───── RECORDS SUPPLIED ─────

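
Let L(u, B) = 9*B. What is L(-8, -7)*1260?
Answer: -79380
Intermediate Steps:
L(-8, -7)*1260 = (9*(-7))*1260 = -63*1260 = -79380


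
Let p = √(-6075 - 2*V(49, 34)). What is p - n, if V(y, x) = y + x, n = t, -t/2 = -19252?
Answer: -38504 + 79*I ≈ -38504.0 + 79.0*I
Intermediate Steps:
t = 38504 (t = -2*(-19252) = 38504)
n = 38504
V(y, x) = x + y
p = 79*I (p = √(-6075 - 2*(34 + 49)) = √(-6075 - 2*83) = √(-6075 - 166) = √(-6241) = 79*I ≈ 79.0*I)
p - n = 79*I - 1*38504 = 79*I - 38504 = -38504 + 79*I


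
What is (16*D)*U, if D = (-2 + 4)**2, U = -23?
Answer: -1472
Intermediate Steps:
D = 4 (D = 2**2 = 4)
(16*D)*U = (16*4)*(-23) = 64*(-23) = -1472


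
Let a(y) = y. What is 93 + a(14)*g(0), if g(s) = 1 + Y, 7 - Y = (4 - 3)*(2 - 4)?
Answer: 233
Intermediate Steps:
Y = 9 (Y = 7 - (4 - 3)*(2 - 4) = 7 - (-2) = 7 - 1*(-2) = 7 + 2 = 9)
g(s) = 10 (g(s) = 1 + 9 = 10)
93 + a(14)*g(0) = 93 + 14*10 = 93 + 140 = 233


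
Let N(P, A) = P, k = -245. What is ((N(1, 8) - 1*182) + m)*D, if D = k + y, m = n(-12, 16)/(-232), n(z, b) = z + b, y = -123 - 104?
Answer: 2477764/29 ≈ 85440.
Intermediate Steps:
y = -227
n(z, b) = b + z
m = -1/58 (m = (16 - 12)/(-232) = 4*(-1/232) = -1/58 ≈ -0.017241)
D = -472 (D = -245 - 227 = -472)
((N(1, 8) - 1*182) + m)*D = ((1 - 1*182) - 1/58)*(-472) = ((1 - 182) - 1/58)*(-472) = (-181 - 1/58)*(-472) = -10499/58*(-472) = 2477764/29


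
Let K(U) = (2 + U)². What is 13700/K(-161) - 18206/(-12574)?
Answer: 316264843/158941647 ≈ 1.9898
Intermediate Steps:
13700/K(-161) - 18206/(-12574) = 13700/((2 - 161)²) - 18206/(-12574) = 13700/((-159)²) - 18206*(-1/12574) = 13700/25281 + 9103/6287 = 316264843/158941647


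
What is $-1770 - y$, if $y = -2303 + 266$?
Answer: $267$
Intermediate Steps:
$y = -2037$
$-1770 - y = -1770 - -2037 = -1770 + 2037 = 267$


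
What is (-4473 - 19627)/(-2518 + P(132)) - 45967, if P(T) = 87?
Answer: -111721677/2431 ≈ -45957.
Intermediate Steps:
(-4473 - 19627)/(-2518 + P(132)) - 45967 = (-4473 - 19627)/(-2518 + 87) - 45967 = -24100/(-2431) - 45967 = -24100*(-1/2431) - 45967 = 24100/2431 - 45967 = -111721677/2431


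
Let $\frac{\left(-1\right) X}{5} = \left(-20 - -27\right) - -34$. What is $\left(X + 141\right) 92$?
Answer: $-5888$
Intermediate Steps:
$X = -205$ ($X = - 5 \left(\left(-20 - -27\right) - -34\right) = - 5 \left(\left(-20 + 27\right) + 34\right) = - 5 \left(7 + 34\right) = \left(-5\right) 41 = -205$)
$\left(X + 141\right) 92 = \left(-205 + 141\right) 92 = \left(-64\right) 92 = -5888$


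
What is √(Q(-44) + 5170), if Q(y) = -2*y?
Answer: √5258 ≈ 72.512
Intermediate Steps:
√(Q(-44) + 5170) = √(-2*(-44) + 5170) = √(88 + 5170) = √5258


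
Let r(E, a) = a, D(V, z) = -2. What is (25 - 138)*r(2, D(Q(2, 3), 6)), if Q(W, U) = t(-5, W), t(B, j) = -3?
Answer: 226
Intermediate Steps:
Q(W, U) = -3
(25 - 138)*r(2, D(Q(2, 3), 6)) = (25 - 138)*(-2) = -113*(-2) = 226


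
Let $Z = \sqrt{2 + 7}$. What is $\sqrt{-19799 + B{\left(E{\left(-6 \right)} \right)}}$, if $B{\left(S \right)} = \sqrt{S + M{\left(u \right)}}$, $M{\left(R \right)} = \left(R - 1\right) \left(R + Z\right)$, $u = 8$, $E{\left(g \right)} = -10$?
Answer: $\sqrt{-19799 + \sqrt{67}} \approx 140.68 i$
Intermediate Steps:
$Z = 3$ ($Z = \sqrt{9} = 3$)
$M{\left(R \right)} = \left(-1 + R\right) \left(3 + R\right)$ ($M{\left(R \right)} = \left(R - 1\right) \left(R + 3\right) = \left(-1 + R\right) \left(3 + R\right)$)
$B{\left(S \right)} = \sqrt{77 + S}$ ($B{\left(S \right)} = \sqrt{S + \left(-3 + 8^{2} + 2 \cdot 8\right)} = \sqrt{S + \left(-3 + 64 + 16\right)} = \sqrt{S + 77} = \sqrt{77 + S}$)
$\sqrt{-19799 + B{\left(E{\left(-6 \right)} \right)}} = \sqrt{-19799 + \sqrt{77 - 10}} = \sqrt{-19799 + \sqrt{67}}$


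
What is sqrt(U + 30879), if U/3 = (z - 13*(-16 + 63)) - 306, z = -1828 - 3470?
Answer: sqrt(12234) ≈ 110.61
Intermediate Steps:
z = -5298
U = -18645 (U = 3*((-5298 - 13*(-16 + 63)) - 306) = 3*((-5298 - 13*47) - 306) = 3*((-5298 - 611) - 306) = 3*(-5909 - 306) = 3*(-6215) = -18645)
sqrt(U + 30879) = sqrt(-18645 + 30879) = sqrt(12234)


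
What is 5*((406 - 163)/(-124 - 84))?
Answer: -1215/208 ≈ -5.8413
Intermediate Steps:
5*((406 - 163)/(-124 - 84)) = 5*(243/(-208)) = 5*(243*(-1/208)) = 5*(-243/208) = -1215/208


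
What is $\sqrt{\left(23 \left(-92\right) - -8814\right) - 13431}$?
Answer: $i \sqrt{6733} \approx 82.055 i$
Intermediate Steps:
$\sqrt{\left(23 \left(-92\right) - -8814\right) - 13431} = \sqrt{\left(-2116 + 8814\right) - 13431} = \sqrt{6698 - 13431} = \sqrt{-6733} = i \sqrt{6733}$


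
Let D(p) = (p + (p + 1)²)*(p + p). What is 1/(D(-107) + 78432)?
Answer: -1/2303174 ≈ -4.3418e-7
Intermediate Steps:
D(p) = 2*p*(p + (1 + p)²) (D(p) = (p + (1 + p)²)*(2*p) = 2*p*(p + (1 + p)²))
1/(D(-107) + 78432) = 1/(2*(-107)*(-107 + (1 - 107)²) + 78432) = 1/(2*(-107)*(-107 + (-106)²) + 78432) = 1/(2*(-107)*(-107 + 11236) + 78432) = 1/(2*(-107)*11129 + 78432) = 1/(-2381606 + 78432) = 1/(-2303174) = -1/2303174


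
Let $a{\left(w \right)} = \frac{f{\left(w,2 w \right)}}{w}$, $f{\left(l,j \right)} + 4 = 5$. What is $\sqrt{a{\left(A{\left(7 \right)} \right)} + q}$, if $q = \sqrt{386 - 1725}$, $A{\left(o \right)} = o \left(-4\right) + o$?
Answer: $\frac{\sqrt{-21 + 441 i \sqrt{1339}}}{21} \approx 4.2746 + 4.2802 i$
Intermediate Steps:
$f{\left(l,j \right)} = 1$ ($f{\left(l,j \right)} = -4 + 5 = 1$)
$A{\left(o \right)} = - 3 o$ ($A{\left(o \right)} = - 4 o + o = - 3 o$)
$a{\left(w \right)} = \frac{1}{w}$ ($a{\left(w \right)} = 1 \frac{1}{w} = \frac{1}{w}$)
$q = i \sqrt{1339}$ ($q = \sqrt{-1339} = i \sqrt{1339} \approx 36.592 i$)
$\sqrt{a{\left(A{\left(7 \right)} \right)} + q} = \sqrt{\frac{1}{\left(-3\right) 7} + i \sqrt{1339}} = \sqrt{\frac{1}{-21} + i \sqrt{1339}} = \sqrt{- \frac{1}{21} + i \sqrt{1339}}$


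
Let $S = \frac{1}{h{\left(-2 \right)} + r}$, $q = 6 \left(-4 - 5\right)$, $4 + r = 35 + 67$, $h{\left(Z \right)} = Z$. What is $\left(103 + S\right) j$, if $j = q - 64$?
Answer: $- \frac{583451}{48} \approx -12155.0$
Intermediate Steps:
$r = 98$ ($r = -4 + \left(35 + 67\right) = -4 + 102 = 98$)
$q = -54$ ($q = 6 \left(-9\right) = -54$)
$j = -118$ ($j = -54 - 64 = -118$)
$S = \frac{1}{96}$ ($S = \frac{1}{-2 + 98} = \frac{1}{96} \approx 0.010417$)
$\left(103 + S\right) j = \left(103 + \frac{1}{96}\right) \left(-118\right) = \frac{9889}{96} \left(-118\right) = - \frac{583451}{48}$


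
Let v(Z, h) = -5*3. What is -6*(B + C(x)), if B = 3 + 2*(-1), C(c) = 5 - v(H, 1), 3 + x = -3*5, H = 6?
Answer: -126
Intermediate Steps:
v(Z, h) = -15
x = -18 (x = -3 - 3*5 = -3 - 15 = -18)
C(c) = 20 (C(c) = 5 - 1*(-15) = 5 + 15 = 20)
B = 1 (B = 3 - 2 = 1)
-6*(B + C(x)) = -6*(1 + 20) = -6*21 = -126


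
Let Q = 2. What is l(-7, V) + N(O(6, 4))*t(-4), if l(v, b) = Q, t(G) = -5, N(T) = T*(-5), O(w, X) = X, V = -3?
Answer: 102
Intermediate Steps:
N(T) = -5*T
l(v, b) = 2
l(-7, V) + N(O(6, 4))*t(-4) = 2 - 5*4*(-5) = 2 - 20*(-5) = 2 + 100 = 102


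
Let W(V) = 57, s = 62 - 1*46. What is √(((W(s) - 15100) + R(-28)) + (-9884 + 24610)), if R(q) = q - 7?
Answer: 4*I*√22 ≈ 18.762*I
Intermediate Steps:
s = 16 (s = 62 - 46 = 16)
R(q) = -7 + q
√(((W(s) - 15100) + R(-28)) + (-9884 + 24610)) = √(((57 - 15100) + (-7 - 28)) + (-9884 + 24610)) = √((-15043 - 35) + 14726) = √(-15078 + 14726) = √(-352) = 4*I*√22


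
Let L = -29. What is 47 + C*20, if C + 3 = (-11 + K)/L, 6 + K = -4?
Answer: 43/29 ≈ 1.4828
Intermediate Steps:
K = -10 (K = -6 - 4 = -10)
C = -66/29 (C = -3 + (-11 - 10)/(-29) = -3 - 21*(-1/29) = -3 + 21/29 = -66/29 ≈ -2.2759)
47 + C*20 = 47 - 66/29*20 = 47 - 1320/29 = 43/29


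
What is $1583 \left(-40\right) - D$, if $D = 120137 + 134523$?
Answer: $-317980$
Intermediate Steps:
$D = 254660$
$1583 \left(-40\right) - D = 1583 \left(-40\right) - 254660 = -63320 - 254660 = -317980$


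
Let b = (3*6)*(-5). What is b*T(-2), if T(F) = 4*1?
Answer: -360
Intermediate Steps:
T(F) = 4
b = -90 (b = 18*(-5) = -90)
b*T(-2) = -90*4 = -360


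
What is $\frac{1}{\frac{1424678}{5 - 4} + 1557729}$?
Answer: $\frac{1}{2982407} \approx 3.353 \cdot 10^{-7}$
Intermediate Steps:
$\frac{1}{\frac{1424678}{5 - 4} + 1557729} = \frac{1}{\frac{1424678}{1} + 1557729} = \frac{1}{1424678 \cdot 1 + 1557729} = \frac{1}{1424678 + 1557729} = \frac{1}{2982407}$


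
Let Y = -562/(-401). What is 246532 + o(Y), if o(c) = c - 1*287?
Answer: 98744807/401 ≈ 2.4625e+5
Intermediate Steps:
Y = 562/401 (Y = -562*(-1/401) = 562/401 ≈ 1.4015)
o(c) = -287 + c (o(c) = c - 287 = -287 + c)
246532 + o(Y) = 246532 + (-287 + 562/401) = 246532 - 114525/401 = 98744807/401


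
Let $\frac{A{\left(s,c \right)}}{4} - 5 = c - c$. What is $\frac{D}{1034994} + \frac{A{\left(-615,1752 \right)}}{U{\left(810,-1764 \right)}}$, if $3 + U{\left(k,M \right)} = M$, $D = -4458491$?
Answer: $- \frac{2632951159}{609611466} \approx -4.3191$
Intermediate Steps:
$U{\left(k,M \right)} = -3 + M$
$A{\left(s,c \right)} = 20$ ($A{\left(s,c \right)} = 20 + 4 \left(c - c\right) = 20 + 4 \cdot 0 = 20 + 0 = 20$)
$\frac{D}{1034994} + \frac{A{\left(-615,1752 \right)}}{U{\left(810,-1764 \right)}} = - \frac{4458491}{1034994} + \frac{20}{-3 - 1764} = \left(-4458491\right) \frac{1}{1034994} + \frac{20}{-1767} = - \frac{4458491}{1034994} + 20 \left(- \frac{1}{1767}\right) = - \frac{4458491}{1034994} - \frac{20}{1767} = - \frac{2632951159}{609611466}$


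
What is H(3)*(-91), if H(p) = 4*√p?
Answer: -364*√3 ≈ -630.47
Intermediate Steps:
H(3)*(-91) = (4*√3)*(-91) = -364*√3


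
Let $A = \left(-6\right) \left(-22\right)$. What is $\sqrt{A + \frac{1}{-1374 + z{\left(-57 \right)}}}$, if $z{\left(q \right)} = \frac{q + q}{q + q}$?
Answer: $\frac{\sqrt{248835655}}{1373} \approx 11.489$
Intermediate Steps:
$A = 132$
$z{\left(q \right)} = 1$ ($z{\left(q \right)} = \frac{2 q}{2 q} = 2 q \frac{1}{2 q} = 1$)
$\sqrt{A + \frac{1}{-1374 + z{\left(-57 \right)}}} = \sqrt{132 + \frac{1}{-1374 + 1}} = \sqrt{132 + \frac{1}{-1373}} = \sqrt{132 - \frac{1}{1373}} = \sqrt{\frac{181235}{1373}} = \frac{\sqrt{248835655}}{1373}$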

─────

TASK REQUIREMENTS:
Above this instruction are the records; retype exactly the lines from the one containing "Answer: √5258 ≈ 72.512" up to and including the one containing "Answer: 226".

SOLUTION FOR THIS TASK:
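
Answer: √5258 ≈ 72.512
Intermediate Steps:
√(Q(-44) + 5170) = √(-2*(-44) + 5170) = √(88 + 5170) = √5258


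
Let r(E, a) = a, D(V, z) = -2. What is (25 - 138)*r(2, D(Q(2, 3), 6)), if Q(W, U) = t(-5, W), t(B, j) = -3?
Answer: 226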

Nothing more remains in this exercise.